EXERCISE DETAILS:
Filter the lines below, copying only those with the string "Determine".
[Start of section]
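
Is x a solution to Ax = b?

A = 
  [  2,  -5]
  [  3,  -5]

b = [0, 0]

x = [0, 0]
Yes

Ax = [0, 0] = b ✓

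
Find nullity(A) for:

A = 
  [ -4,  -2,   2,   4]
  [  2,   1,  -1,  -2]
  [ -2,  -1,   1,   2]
nullity(A) = 3

Row reduce:
R2 → R2 + (1/2)·R1
R3 → R3 - (1/2)·R1
REF = 
  [ -4,  -2,   2,   4]
  [  0,   0,   0,   0]
  [  0,   0,   0,   0]
Pivot columns: 1 → 1 pivot.
rank(A) = 1, so nullity(A) = 4 - 1 = 3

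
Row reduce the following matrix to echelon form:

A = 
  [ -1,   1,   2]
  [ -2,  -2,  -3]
Row operations:
R2 → R2 - (2)·R1

Resulting echelon form:
REF = 
  [ -1,   1,   2]
  [  0,  -4,  -7]

Rank = 2 (number of non-zero pivot rows).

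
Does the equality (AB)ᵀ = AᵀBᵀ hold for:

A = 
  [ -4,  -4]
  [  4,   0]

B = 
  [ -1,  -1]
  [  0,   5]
No

(AB)ᵀ = 
  [  4,  -4]
  [-16,  -4]

AᵀBᵀ = 
  [  0,  20]
  [  4,   0]

The two matrices differ, so (AB)ᵀ ≠ AᵀBᵀ in general. The correct identity is (AB)ᵀ = BᵀAᵀ.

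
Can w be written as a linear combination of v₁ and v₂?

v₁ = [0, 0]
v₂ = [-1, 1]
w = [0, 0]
Yes

Form the augmented matrix and row-reduce:
[v₁|v₂|w] = 
  [  0,  -1,   0]
  [  0,   1,   0]
R2 → R2 + (1)·R1
REF = 
  [  0,  -1,   0]
  [  0,   0,   0]

No row of the form [0 0 | nonzero], so the system is consistent. Back-substitution gives c₁ = 0, c₂ = 0: w = (0)·v₁ + (0)·v₂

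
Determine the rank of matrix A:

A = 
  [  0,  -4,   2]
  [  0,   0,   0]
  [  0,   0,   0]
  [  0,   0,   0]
Row reduce:
(no row operations needed)
REF = 
  [  0,  -4,   2]
  [  0,   0,   0]
  [  0,   0,   0]
  [  0,   0,   0]
Pivot columns: 2 → 1 pivot.

rank(A) = 1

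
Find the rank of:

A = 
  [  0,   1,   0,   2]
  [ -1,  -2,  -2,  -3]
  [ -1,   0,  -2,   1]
rank(A) = 2

Row reduce:
Swap R1 ↔ R2
R3 → R3 - (1)·R1
R3 → R3 - (2)·R2
REF = 
  [ -1,  -2,  -2,  -3]
  [  0,   1,   0,   2]
  [  0,   0,   0,   0]
Pivot columns: 1, 2 → 2 pivots.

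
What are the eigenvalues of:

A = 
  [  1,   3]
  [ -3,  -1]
λ = 2i√2, -2i√2  (≈ 0 + 2.828i, 0 - 2.828i)

tr(A) = 0, det(A) = 8
Characteristic polynomial: λ² - tr(A)λ + det(A) = λ² + 8
λ² + 8 = 0  ⇒  λ = (0 ± √((0)² - 4·(8)))/2 = (0 ± √(-32))/2
  = 2i√2,  -2i√2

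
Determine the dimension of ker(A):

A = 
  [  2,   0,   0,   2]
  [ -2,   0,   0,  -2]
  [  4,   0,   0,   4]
nullity(A) = 3

Row reduce:
R2 → R2 + (1)·R1
R3 → R3 - (2)·R1
REF = 
  [  2,   0,   0,   2]
  [  0,   0,   0,   0]
  [  0,   0,   0,   0]
Pivot columns: 1 → 1 pivot.
rank(A) = 1, so nullity(A) = 4 - 1 = 3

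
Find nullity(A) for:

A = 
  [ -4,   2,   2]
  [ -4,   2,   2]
nullity(A) = 2

Row reduce:
R2 → R2 - (1)·R1
REF = 
  [ -4,   2,   2]
  [  0,   0,   0]
Pivot columns: 1 → 1 pivot.
rank(A) = 1, so nullity(A) = 3 - 1 = 2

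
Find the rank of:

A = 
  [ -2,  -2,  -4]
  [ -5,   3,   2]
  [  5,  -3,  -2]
Row reduce:
R2 → R2 - (5/2)·R1
R3 → R3 + (5/2)·R1
R3 → R3 + (1)·R2
REF = 
  [ -2,  -2,  -4]
  [  0,   8,  12]
  [  0,   0,   0]
Pivot columns: 1, 2 → 2 pivots.

rank(A) = 2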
[End of section]
EXERCISE OUTPUT:
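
Determine the rank of matrix A:
Determine the dimension of ker(A):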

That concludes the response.